▶ **What needs to be done**
Lines containing the word "closed" in the data below: say how many, with no other text.

▶ **Information given**
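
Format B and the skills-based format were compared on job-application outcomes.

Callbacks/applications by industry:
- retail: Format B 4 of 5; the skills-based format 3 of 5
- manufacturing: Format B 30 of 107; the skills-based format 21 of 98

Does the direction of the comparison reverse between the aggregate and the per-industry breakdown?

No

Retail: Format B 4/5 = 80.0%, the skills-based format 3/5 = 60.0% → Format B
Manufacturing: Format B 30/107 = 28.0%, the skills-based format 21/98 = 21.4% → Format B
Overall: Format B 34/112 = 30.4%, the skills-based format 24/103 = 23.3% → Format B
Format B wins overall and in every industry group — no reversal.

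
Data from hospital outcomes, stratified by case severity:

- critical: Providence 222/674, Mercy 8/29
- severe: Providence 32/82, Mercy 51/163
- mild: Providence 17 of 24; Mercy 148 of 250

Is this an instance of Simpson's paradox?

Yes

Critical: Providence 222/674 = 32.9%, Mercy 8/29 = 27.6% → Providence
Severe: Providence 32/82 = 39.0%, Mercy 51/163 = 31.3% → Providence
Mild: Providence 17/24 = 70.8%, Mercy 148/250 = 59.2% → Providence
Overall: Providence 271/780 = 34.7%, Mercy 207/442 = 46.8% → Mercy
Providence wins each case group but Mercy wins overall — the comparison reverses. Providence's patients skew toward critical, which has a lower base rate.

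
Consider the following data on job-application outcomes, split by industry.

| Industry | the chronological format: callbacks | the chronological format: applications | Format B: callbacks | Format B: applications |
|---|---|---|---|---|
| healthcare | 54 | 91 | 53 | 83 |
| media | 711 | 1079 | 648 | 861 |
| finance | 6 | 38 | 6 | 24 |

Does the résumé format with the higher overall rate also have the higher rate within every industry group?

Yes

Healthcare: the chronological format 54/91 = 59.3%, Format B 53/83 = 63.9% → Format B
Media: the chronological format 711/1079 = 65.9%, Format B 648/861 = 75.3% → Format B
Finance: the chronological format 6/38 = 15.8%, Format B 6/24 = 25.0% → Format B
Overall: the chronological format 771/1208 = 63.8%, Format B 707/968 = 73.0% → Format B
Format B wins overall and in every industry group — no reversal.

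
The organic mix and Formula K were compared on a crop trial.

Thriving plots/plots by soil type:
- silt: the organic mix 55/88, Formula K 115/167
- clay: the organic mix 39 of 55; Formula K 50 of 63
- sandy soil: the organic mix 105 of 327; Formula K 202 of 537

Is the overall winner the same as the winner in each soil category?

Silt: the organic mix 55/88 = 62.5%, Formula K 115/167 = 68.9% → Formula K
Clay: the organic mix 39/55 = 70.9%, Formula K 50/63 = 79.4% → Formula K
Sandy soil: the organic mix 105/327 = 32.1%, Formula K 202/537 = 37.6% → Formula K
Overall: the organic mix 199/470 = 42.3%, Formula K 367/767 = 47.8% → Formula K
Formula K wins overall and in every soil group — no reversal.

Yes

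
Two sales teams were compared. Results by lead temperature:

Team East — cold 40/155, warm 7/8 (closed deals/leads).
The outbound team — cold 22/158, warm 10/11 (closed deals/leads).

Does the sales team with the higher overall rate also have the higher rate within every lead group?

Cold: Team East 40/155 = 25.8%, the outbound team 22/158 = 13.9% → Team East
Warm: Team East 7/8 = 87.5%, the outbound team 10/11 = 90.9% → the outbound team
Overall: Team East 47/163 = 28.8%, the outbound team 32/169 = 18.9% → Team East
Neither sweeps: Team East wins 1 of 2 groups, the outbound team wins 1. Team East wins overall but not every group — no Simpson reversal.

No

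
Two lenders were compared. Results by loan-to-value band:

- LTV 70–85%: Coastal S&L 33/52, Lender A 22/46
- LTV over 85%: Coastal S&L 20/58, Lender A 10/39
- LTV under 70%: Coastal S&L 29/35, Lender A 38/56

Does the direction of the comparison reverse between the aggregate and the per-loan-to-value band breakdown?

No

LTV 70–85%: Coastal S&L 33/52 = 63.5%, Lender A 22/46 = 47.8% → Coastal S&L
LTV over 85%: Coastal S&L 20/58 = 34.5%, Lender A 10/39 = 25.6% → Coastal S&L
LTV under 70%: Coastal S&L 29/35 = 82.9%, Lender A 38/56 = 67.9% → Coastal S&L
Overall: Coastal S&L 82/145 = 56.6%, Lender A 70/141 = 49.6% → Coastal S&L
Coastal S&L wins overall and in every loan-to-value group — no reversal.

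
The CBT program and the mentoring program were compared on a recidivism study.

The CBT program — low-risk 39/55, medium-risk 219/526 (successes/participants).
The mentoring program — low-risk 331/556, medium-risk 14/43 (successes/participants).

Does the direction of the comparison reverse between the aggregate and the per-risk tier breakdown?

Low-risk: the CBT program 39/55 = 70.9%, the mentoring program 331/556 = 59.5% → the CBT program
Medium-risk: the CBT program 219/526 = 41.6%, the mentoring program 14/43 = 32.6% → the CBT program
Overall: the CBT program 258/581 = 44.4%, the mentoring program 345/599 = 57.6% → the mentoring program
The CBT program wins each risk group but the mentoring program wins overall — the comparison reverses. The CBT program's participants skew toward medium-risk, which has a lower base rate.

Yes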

▶ **Solution to the exercise**
2